• [Directions for this task] Set out exactly, line by line, the stretch of data below that begins at the line containing "P(Shift=swing, Outcome=scrap) = 0.079" and ends at the line containing "P(Shift=swing, Outcome=pass) = 0.079", with both ends kept.

• [Saved data entries]
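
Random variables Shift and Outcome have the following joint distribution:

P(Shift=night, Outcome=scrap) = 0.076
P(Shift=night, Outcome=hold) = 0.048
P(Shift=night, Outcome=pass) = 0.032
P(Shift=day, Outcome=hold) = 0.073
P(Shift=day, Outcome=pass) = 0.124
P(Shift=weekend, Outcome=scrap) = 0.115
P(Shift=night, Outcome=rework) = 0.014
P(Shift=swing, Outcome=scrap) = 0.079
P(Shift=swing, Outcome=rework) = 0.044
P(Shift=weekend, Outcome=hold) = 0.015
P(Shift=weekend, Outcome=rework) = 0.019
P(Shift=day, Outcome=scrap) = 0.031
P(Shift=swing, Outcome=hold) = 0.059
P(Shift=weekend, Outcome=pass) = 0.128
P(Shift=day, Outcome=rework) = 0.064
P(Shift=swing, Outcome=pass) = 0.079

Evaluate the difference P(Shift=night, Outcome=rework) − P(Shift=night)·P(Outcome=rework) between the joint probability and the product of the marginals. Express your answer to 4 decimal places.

-0.0100

P(Shift=night) = 0.032 + 0.014 + 0.076 + 0.048 = 0.170.
P(Outcome=rework) = 0.064 + 0.044 + 0.014 + 0.019 = 0.141.
P(Shift=night, Outcome=rework) − P(Shift=night)P(Outcome=rework) = 0.014 − 0.170×0.141 = -0.0100.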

• [Written answer]
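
P(Shift=swing, Outcome=scrap) = 0.079
P(Shift=swing, Outcome=rework) = 0.044
P(Shift=weekend, Outcome=hold) = 0.015
P(Shift=weekend, Outcome=rework) = 0.019
P(Shift=day, Outcome=scrap) = 0.031
P(Shift=swing, Outcome=hold) = 0.059
P(Shift=weekend, Outcome=pass) = 0.128
P(Shift=day, Outcome=rework) = 0.064
P(Shift=swing, Outcome=pass) = 0.079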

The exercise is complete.